Task statement >> Looking through the entries, count each line where the string "price" occurs, and write only the total.

Raw data >>
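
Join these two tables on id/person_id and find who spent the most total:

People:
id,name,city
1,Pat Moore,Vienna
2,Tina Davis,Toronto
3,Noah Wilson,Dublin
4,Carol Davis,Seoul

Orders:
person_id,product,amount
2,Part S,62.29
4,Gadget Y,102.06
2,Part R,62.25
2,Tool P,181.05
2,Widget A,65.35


Join on: people.id = orders.person_id

Joined rows:
  Tina Davis (Toronto) bought Part S for $62.29
  Carol Davis (Seoul) bought Gadget Y for $102.06
  Tina Davis (Toronto) bought Part R for $62.25
  Tina Davis (Toronto) bought Tool P for $181.05
  Tina Davis (Toronto) bought Widget A for $65.35

Total per person:
  Tina Davis: $370.94
  Carol Davis: $102.06

Top spender: Tina Davis ($370.94)

Tina Davis ($370.94)


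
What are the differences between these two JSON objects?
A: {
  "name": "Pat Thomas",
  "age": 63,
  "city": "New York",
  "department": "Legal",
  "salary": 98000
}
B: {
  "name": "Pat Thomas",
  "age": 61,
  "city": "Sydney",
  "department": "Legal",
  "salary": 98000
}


Comparing each field (in key order):
  name: same
  age: DIFFERENT
  city: DIFFERENT
  department: same
  salary: same
Differences:
  age: 63 -> 61
  city: New York -> Sydney

2 field(s) changed

2 changes: age, city


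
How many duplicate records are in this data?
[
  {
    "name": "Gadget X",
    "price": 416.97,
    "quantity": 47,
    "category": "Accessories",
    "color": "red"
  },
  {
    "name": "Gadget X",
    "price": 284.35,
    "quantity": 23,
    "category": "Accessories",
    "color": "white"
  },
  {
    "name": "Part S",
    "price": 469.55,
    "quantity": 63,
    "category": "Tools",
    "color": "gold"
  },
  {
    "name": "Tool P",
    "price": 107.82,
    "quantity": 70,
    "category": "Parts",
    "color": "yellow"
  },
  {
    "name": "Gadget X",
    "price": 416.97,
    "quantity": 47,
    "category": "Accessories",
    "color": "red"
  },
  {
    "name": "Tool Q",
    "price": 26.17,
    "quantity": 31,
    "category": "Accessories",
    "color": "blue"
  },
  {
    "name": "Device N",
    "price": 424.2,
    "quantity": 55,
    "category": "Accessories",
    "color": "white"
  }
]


Checking 7 records for duplicates:

  Row 1: Gadget X ($416.97, qty 47)
  Row 2: Gadget X ($284.35, qty 23)
  Row 3: Part S ($469.55, qty 63)
  Row 4: Tool P ($107.82, qty 70)
  Row 5: Gadget X ($416.97, qty 47) <-- DUPLICATE
  Row 6: Tool Q ($26.17, qty 31)
  Row 7: Device N ($424.2, qty 55)

Duplicates found: 1
Unique records: 6

1 duplicates, 6 unique


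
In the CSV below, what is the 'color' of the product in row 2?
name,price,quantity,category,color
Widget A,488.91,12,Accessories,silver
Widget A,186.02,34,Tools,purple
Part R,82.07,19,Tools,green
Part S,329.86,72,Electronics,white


Query: Row 2 ('Widget A'), column 'color'
Value: purple

purple


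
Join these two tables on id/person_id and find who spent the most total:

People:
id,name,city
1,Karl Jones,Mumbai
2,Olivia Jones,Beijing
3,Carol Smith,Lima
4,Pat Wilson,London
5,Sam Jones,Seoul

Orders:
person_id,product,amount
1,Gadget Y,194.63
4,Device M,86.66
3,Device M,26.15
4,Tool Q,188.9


Join on: people.id = orders.person_id

Joined rows:
  Karl Jones (Mumbai) bought Gadget Y for $194.63
  Pat Wilson (London) bought Device M for $86.66
  Carol Smith (Lima) bought Device M for $26.15
  Pat Wilson (London) bought Tool Q for $188.9

Total per person:
  Pat Wilson: $275.56
  Karl Jones: $194.63
  Carol Smith: $26.15

Top spender: Pat Wilson ($275.56)

Pat Wilson ($275.56)


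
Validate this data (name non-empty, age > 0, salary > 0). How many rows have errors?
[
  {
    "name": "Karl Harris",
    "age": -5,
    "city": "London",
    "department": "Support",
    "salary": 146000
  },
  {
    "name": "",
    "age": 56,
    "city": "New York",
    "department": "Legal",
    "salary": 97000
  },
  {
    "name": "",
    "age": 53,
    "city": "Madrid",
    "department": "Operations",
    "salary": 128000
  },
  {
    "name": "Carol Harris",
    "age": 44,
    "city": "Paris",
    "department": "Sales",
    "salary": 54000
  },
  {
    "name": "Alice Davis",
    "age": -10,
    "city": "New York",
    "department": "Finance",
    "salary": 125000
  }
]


Validating 5 records:
Rules: name non-empty, age > 0, salary > 0

  Row 1 (Karl Harris): negative age: -5
  Row 2 (???): empty name
  Row 3 (???): empty name
  Row 4 (Carol Harris): OK
  Row 5 (Alice Davis): negative age: -10

Total errors: 4

4 errors


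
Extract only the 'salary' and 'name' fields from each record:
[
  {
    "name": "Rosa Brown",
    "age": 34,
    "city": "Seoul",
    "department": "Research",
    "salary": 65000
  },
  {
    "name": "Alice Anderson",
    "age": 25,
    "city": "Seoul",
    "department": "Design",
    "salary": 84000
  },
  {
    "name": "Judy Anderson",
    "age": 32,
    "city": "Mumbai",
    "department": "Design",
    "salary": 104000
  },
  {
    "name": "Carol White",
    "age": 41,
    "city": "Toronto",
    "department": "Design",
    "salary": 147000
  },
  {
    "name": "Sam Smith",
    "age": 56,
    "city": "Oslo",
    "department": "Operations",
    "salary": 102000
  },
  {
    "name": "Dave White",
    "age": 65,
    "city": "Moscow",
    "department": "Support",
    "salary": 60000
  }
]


Original: 6 records with fields: name, age, city, department, salary
Keep: ['salary', 'name']
Drop: ['age', 'city', 'department']
Result: 6 records, 2 fields each

[
  {
    "salary": 65000,
    "name": "Rosa Brown"
  },
  {
    "salary": 84000,
    "name": "Alice Anderson"
  },
  {
    "salary": 104000,
    "name": "Judy Anderson"
  },
  {
    "salary": 147000,
    "name": "Carol White"
  },
  {
    "salary": 102000,
    "name": "Sam Smith"
  },
  {
    "salary": 60000,
    "name": "Dave White"
  }
]


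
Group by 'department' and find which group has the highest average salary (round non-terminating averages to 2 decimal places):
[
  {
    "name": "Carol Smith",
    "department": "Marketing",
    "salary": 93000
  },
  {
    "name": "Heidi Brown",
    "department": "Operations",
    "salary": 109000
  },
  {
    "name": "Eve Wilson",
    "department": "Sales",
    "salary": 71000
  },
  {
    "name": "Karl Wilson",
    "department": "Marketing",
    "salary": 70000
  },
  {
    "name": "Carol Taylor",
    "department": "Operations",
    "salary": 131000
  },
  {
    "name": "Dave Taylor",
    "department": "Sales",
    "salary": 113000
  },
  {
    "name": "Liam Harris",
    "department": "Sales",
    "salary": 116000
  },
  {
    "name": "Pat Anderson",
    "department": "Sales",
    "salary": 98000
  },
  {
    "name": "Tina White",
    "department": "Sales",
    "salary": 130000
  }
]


Group by: department

Groups:
  Marketing: 2 people, avg salary = 163000/2 = $81500
  Operations: 2 people, avg salary = 240000/2 = $120000
  Sales: 5 people, avg salary = 528000/5 = $105600

Highest average salary: Operations ($120000)

Operations ($120000)


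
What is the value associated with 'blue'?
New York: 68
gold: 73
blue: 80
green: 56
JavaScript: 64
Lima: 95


Looking up key 'blue'
Value: 80

80


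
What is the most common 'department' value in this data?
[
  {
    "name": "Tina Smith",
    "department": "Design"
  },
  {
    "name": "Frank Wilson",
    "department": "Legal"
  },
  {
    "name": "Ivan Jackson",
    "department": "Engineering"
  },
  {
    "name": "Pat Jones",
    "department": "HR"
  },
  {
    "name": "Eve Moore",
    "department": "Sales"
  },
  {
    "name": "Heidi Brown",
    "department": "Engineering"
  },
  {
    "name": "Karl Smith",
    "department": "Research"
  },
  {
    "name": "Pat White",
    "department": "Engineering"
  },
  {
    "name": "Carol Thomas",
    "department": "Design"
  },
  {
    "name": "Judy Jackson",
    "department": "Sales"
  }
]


Counting 'department' values across 10 records:

  Engineering: 3 ###
  Design: 2 ##
  Sales: 2 ##
  Legal: 1 #
  HR: 1 #
  Research: 1 #

Most common: Engineering (3 times)

Engineering (3 times)


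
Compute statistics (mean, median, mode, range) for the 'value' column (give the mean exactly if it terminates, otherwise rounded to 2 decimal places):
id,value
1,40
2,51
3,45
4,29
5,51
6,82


Data: [40, 51, 45, 29, 51, 82]
Count: 6
Sum: 298
Mean: 298/6 ≈ 49.67 (rounded to 2 decimal places)
Sorted: [29, 40, 45, 51, 51, 82]
Median: 48.0
Mode: 51 (2 times)
Range: 82 - 29 = 53
Min: 29, Max: 82

mean≈49.67, median=48.0, mode=51, range=53


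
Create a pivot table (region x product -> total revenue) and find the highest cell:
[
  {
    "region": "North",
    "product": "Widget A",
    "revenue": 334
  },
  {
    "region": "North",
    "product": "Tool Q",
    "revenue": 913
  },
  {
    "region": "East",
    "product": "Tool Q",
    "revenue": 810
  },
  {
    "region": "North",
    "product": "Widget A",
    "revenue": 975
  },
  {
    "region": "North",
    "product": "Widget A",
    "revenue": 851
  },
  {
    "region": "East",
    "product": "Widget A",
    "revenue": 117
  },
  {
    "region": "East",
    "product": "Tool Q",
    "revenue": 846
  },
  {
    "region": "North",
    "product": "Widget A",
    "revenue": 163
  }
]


Pivot: region (rows) x product (columns) -> total revenue

     Tool Q        Widget A    
East          1656           117  
North          913          2323  

Highest: North / Widget A = $2323

North / Widget A = $2323


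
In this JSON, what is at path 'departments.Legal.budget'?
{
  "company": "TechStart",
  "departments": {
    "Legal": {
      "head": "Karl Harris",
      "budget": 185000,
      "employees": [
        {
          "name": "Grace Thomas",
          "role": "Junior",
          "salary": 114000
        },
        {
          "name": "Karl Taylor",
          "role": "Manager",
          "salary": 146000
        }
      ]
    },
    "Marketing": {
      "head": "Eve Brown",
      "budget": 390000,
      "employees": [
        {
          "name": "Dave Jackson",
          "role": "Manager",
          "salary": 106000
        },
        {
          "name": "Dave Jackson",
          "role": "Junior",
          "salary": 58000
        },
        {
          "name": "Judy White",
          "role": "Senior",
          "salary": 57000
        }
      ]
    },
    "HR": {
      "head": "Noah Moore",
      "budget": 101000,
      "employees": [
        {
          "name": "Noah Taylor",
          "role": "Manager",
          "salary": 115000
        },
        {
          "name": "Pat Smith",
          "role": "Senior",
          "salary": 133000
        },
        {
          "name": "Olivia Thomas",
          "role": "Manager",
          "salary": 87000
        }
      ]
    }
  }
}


Path: departments.Legal.budget

Navigate:
  -> departments
  -> Legal
  -> budget = 185000

185000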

The completed task >> 8